#### TASK PROMPT
From the line below that contains "lighter than Tess" to the line that contains "heavier than Dev", repeat every line exactly, both ends included, and nothing else.

#### SOURCE DATA
::::::::::
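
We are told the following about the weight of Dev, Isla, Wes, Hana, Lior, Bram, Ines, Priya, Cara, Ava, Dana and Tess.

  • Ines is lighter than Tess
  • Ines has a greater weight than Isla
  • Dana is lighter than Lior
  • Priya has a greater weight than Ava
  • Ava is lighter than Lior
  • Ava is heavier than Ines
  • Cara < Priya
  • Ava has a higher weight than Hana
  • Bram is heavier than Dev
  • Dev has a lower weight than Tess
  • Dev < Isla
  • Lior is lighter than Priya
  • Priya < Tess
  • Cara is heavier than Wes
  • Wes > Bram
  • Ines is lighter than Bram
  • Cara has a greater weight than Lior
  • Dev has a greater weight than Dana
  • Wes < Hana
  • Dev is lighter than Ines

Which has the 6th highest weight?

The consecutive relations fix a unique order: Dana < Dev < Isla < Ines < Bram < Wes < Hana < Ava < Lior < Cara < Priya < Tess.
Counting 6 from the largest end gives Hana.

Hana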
::::::::::
#### REPLY
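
  • Ines is lighter than Tess
  • Ines has a greater weight than Isla
  • Dana is lighter than Lior
  • Priya has a greater weight than Ava
  • Ava is lighter than Lior
  • Ava is heavier than Ines
  • Cara < Priya
  • Ava has a higher weight than Hana
  • Bram is heavier than Dev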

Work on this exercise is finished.